● WORK INSTRUCTION:
Below are some records. Repeat exactly the lines from the one containing "3) mod 7; f(⊥)=⊥; f(⊤)=⊤" through the final line.

(Stored items)
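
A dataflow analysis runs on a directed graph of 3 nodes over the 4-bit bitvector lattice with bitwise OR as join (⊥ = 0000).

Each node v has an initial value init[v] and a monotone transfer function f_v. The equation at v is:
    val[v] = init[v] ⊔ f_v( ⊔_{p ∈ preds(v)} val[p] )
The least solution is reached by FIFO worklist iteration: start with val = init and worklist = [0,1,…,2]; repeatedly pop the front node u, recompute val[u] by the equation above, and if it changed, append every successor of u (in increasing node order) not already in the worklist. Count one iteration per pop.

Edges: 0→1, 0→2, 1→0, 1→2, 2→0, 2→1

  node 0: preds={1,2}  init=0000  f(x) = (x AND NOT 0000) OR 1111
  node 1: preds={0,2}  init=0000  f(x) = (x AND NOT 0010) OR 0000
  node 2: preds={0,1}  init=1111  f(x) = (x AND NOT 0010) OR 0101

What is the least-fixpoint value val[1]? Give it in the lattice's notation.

1101

Trace (4 dequeues):
  [1] u=0 | in 1111 | out 1111 | prev 0000 | push {}
  [2] u=1 | in 1111 | out 1101 | prev 0000 | push {0}
  [3] u=2 | in 1111 | out 1111 | ==
  [4] u=0 | in 1111 | out 1111 | ==

Converged values:
  [0] 1111
  [1] 1101
  [2] 1111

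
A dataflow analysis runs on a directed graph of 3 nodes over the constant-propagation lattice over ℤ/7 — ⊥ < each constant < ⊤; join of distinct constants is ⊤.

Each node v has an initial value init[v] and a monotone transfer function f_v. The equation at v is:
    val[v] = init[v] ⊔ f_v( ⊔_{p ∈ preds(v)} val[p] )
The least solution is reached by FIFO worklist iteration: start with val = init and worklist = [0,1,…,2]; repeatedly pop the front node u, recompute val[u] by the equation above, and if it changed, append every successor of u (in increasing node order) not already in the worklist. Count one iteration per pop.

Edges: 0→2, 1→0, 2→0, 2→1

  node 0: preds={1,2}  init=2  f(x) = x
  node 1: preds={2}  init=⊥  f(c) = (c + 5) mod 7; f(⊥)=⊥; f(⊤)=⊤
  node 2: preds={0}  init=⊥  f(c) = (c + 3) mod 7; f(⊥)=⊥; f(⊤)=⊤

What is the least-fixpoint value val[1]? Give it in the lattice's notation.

Worklist (9 pops):
  #1 pop 0: in=⊥ → 2 (no change)
  #2 pop 1: in=⊥ → ⊥ (no change)
  #3 pop 2: in=2 → 5 (was ⊥); enqueue [0,1]
  #4 pop 0: in=5 → ⊤ (was 2); enqueue [2]
  #5 pop 1: in=5 → 3 (was ⊥); enqueue [0]
  #6 pop 2: in=⊤ → ⊤ (was 5); enqueue [1]
  #7 pop 0: in=⊤ → ⊤ (no change)
  #8 pop 1: in=⊤ → ⊤ (was 3); enqueue [0]
  #9 pop 0: in=⊤ → ⊤ (no change)

Fixpoint:
  val[0] = ⊤
  val[1] = ⊤
  val[2] = ⊤

⊤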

● SOLUTION TO THE EXERCISE:
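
  node 2: preds={0}  init=⊥  f(c) = (c + 3) mod 7; f(⊥)=⊥; f(⊤)=⊤

What is the least-fixpoint value val[1]? Give it in the lattice's notation.

Worklist (9 pops):
  #1 pop 0: in=⊥ → 2 (no change)
  #2 pop 1: in=⊥ → ⊥ (no change)
  #3 pop 2: in=2 → 5 (was ⊥); enqueue [0,1]
  #4 pop 0: in=5 → ⊤ (was 2); enqueue [2]
  #5 pop 1: in=5 → 3 (was ⊥); enqueue [0]
  #6 pop 2: in=⊤ → ⊤ (was 5); enqueue [1]
  #7 pop 0: in=⊤ → ⊤ (no change)
  #8 pop 1: in=⊤ → ⊤ (was 3); enqueue [0]
  #9 pop 0: in=⊤ → ⊤ (no change)

Fixpoint:
  val[0] = ⊤
  val[1] = ⊤
  val[2] = ⊤

⊤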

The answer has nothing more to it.